Reproduce the data exactly, leaving nothing out.

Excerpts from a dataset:
━━━━━━

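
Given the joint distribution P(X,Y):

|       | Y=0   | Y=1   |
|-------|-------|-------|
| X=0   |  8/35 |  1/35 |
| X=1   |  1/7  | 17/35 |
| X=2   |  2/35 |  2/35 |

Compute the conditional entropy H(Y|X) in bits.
0.7297 bits

H(Y|X) = H(X,Y) - H(X)

H(X,Y) = -Σ_{x,y} P(x,y) log₂ P(x,y). Per-cell terms -P(x,y)·log₂P(x,y):
  X=0: 0.48669, 0.14655
  X=1: 0.40105, 0.50603
  X=2: 0.23596, 0.23596
Sum of the 6 terms: H(X,Y) = 2.0122 bits

Marginal of X (row sums):
  P(X=0) = 8/35 + 1/35 = 9/35
  P(X=1) = 1/7 + 17/35 = 22/35
  P(X=2) = 2/35 + 2/35 = 4/35
H(X) = -[(9/35)·log₂(9/35) + (22/35)·log₂(22/35) + (4/35)·log₂(4/35)]
  = 0.50383 + 0.42105 + 0.35763 = 1.2825 bits

H(Y|X) = H(X,Y) - H(X) = 2.0122 - 1.2825 = 0.7297 bits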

━━━━━━

### EXERCISE SOLUTION
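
Given the joint distribution P(X,Y):

|       | Y=0   | Y=1   |
|-------|-------|-------|
| X=0   |  8/35 |  1/35 |
| X=1   |  1/7  | 17/35 |
| X=2   |  2/35 |  2/35 |

Compute the conditional entropy H(Y|X) in bits.
0.7297 bits

H(Y|X) = H(X,Y) - H(X)

H(X,Y) = -Σ_{x,y} P(x,y) log₂ P(x,y). Per-cell terms -P(x,y)·log₂P(x,y):
  X=0: 0.48669, 0.14655
  X=1: 0.40105, 0.50603
  X=2: 0.23596, 0.23596
Sum of the 6 terms: H(X,Y) = 2.0122 bits

Marginal of X (row sums):
  P(X=0) = 8/35 + 1/35 = 9/35
  P(X=1) = 1/7 + 17/35 = 22/35
  P(X=2) = 2/35 + 2/35 = 4/35
H(X) = -[(9/35)·log₂(9/35) + (22/35)·log₂(22/35) + (4/35)·log₂(4/35)]
  = 0.50383 + 0.42105 + 0.35763 = 1.2825 bits

H(Y|X) = H(X,Y) - H(X) = 2.0122 - 1.2825 = 0.7297 bits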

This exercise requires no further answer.